→ WHAT YOU NEED TO DO: Copy out, word for word, the lines from the start of the data below through the line containing "From 4: on a", and no others.
═══
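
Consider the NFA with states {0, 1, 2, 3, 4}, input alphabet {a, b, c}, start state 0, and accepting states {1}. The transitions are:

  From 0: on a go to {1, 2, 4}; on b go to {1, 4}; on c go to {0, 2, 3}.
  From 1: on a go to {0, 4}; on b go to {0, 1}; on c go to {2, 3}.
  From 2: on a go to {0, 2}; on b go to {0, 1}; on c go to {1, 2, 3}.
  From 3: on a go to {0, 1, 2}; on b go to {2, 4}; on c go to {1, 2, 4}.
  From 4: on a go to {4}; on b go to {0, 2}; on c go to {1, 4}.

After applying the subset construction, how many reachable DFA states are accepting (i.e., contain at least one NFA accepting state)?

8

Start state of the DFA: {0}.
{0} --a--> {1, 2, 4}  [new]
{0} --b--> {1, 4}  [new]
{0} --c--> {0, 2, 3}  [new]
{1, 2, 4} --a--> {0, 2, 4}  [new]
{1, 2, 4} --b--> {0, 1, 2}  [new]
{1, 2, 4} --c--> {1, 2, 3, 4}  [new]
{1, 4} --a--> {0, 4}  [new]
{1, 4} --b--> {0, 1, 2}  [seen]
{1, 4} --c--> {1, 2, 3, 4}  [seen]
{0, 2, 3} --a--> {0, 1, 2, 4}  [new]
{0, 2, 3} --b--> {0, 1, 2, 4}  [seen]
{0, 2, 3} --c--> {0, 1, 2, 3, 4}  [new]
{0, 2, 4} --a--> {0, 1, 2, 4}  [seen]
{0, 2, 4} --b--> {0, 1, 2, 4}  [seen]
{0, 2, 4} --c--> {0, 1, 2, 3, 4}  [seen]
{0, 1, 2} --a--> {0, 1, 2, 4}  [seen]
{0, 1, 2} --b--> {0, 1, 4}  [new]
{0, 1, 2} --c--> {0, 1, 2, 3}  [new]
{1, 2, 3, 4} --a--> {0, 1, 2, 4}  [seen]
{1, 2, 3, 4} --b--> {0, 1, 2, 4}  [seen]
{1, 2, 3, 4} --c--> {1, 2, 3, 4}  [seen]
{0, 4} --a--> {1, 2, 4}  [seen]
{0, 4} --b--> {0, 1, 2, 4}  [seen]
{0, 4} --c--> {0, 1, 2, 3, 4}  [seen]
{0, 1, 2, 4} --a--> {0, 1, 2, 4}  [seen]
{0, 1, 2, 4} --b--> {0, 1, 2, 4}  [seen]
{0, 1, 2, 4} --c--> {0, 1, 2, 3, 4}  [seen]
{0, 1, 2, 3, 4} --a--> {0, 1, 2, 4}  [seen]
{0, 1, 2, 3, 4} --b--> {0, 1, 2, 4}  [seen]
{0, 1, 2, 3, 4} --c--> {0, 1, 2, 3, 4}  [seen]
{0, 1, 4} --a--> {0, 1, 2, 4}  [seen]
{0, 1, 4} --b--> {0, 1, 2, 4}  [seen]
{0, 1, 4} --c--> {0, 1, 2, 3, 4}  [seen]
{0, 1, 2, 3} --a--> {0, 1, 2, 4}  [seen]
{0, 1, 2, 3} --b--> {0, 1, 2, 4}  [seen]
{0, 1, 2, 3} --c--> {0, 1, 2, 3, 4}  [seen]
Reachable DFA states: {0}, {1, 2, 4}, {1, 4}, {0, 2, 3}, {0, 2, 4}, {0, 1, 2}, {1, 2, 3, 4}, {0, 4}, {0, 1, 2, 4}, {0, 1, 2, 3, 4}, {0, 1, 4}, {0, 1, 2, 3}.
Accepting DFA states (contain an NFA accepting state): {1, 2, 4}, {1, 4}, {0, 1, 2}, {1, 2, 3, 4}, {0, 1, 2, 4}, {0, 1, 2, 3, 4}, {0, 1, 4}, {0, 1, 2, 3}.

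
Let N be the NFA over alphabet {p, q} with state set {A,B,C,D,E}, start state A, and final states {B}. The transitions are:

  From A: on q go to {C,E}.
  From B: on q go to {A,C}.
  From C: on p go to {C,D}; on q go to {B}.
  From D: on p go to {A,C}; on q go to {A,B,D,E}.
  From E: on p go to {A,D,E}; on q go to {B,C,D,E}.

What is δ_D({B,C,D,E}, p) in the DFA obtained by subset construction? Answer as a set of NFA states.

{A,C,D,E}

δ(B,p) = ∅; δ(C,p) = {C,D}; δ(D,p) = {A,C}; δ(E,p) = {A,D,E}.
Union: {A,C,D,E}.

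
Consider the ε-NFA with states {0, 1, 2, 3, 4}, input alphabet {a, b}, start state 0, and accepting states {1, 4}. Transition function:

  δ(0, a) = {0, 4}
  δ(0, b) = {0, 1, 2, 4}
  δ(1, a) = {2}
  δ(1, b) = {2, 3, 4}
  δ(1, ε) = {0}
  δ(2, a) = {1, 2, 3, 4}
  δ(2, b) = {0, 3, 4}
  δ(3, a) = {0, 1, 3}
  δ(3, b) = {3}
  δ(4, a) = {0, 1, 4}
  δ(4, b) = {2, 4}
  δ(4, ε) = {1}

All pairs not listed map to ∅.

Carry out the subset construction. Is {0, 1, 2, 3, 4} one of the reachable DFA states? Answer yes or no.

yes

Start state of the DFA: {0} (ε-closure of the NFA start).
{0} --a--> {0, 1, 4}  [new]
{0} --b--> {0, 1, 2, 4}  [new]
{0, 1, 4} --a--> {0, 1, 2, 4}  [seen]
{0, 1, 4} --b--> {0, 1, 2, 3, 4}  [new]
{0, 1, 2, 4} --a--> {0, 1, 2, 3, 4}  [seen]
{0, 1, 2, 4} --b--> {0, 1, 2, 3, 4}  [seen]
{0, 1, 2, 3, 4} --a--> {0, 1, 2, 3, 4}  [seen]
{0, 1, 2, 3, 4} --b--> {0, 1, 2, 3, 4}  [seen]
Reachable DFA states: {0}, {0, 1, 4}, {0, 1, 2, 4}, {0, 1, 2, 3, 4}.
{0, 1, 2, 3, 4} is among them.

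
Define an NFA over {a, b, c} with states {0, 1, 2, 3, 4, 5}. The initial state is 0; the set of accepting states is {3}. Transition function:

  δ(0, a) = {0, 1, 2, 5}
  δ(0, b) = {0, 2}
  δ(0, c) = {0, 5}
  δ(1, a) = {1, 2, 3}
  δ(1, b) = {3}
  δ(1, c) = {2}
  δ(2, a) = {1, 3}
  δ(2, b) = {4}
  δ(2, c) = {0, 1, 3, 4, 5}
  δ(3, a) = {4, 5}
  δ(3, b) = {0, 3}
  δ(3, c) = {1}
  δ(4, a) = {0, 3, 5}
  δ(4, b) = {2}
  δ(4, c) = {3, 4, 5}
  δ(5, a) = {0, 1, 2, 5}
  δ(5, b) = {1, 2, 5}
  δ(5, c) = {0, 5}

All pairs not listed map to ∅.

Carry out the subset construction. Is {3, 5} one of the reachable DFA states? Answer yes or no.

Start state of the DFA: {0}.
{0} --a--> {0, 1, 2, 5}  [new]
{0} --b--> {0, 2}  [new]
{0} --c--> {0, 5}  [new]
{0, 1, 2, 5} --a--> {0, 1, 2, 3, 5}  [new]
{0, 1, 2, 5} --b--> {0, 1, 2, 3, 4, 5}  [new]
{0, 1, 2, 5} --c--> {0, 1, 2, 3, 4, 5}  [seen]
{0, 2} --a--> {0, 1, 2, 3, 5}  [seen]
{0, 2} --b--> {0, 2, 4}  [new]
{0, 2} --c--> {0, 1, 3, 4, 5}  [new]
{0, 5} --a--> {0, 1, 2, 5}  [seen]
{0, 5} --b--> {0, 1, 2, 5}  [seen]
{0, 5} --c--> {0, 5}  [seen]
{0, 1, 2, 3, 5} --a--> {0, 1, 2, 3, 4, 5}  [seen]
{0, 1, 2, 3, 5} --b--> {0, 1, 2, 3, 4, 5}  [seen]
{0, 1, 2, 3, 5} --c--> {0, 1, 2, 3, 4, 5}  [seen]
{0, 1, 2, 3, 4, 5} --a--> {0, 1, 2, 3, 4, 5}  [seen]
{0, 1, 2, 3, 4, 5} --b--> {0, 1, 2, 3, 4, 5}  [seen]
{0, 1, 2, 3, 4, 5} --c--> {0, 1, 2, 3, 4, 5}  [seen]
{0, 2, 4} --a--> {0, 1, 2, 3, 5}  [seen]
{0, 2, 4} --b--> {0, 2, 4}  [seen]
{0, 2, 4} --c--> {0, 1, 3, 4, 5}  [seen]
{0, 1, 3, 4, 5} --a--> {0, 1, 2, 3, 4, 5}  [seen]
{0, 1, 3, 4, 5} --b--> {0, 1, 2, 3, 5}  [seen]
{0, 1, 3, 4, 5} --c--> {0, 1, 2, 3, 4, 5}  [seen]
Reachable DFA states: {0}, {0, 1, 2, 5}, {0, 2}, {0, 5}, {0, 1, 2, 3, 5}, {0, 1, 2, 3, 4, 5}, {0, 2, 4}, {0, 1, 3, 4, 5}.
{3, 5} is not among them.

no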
═══
→ TASK SOLUTION:
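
Consider the NFA with states {0, 1, 2, 3, 4}, input alphabet {a, b, c}, start state 0, and accepting states {1}. The transitions are:

  From 0: on a go to {1, 2, 4}; on b go to {1, 4}; on c go to {0, 2, 3}.
  From 1: on a go to {0, 4}; on b go to {0, 1}; on c go to {2, 3}.
  From 2: on a go to {0, 2}; on b go to {0, 1}; on c go to {1, 2, 3}.
  From 3: on a go to {0, 1, 2}; on b go to {2, 4}; on c go to {1, 2, 4}.
  From 4: on a go to {4}; on b go to {0, 2}; on c go to {1, 4}.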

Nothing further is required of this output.